*** Opening Recorded information ***
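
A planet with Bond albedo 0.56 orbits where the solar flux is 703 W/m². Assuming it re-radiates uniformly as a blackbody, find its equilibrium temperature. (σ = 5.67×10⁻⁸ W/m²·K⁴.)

T ≈ 192 K

Power absorbed = (1−a)S·πR²; power emitted = 4πR²σT⁴. Equating and cancelling πR²:
T = ((1−a)S / 4σ)^(1/4) = (309 / (4 × 5.67×10⁻⁸))^(1/4) = (1.36×10^9)^(1/4).
T = 192 K.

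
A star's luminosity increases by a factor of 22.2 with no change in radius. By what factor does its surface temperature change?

P ∝ T⁴ ⇒ T ∝ P^(1/4), so T scales by (22.2)^(1/4) = 2.17.

factor ≈ 2.17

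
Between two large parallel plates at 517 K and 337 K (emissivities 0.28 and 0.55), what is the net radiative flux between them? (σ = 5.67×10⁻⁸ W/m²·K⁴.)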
*** Closing Recorded information ***
-- Work to complete --
Using the data above, repeat every line exactly.

-- Output --
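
A planet with Bond albedo 0.56 orbits where the solar flux is 703 W/m². Assuming it re-radiates uniformly as a blackbody, find its equilibrium temperature. (σ = 5.67×10⁻⁸ W/m²·K⁴.)

T ≈ 192 K

Power absorbed = (1−a)S·πR²; power emitted = 4πR²σT⁴. Equating and cancelling πR²:
T = ((1−a)S / 4σ)^(1/4) = (309 / (4 × 5.67×10⁻⁸))^(1/4) = (1.36×10^9)^(1/4).
T = 192 K.

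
A star's luminosity increases by a factor of 22.2 with no change in radius. By what factor does its surface temperature change?

P ∝ T⁴ ⇒ T ∝ P^(1/4), so T scales by (22.2)^(1/4) = 2.17.

factor ≈ 2.17

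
Between two large parallel plates at 517 K and 337 K (emissivities 0.28 and 0.55), what is the net radiative flux between them? (σ = 5.67×10⁻⁸ W/m²·K⁴.)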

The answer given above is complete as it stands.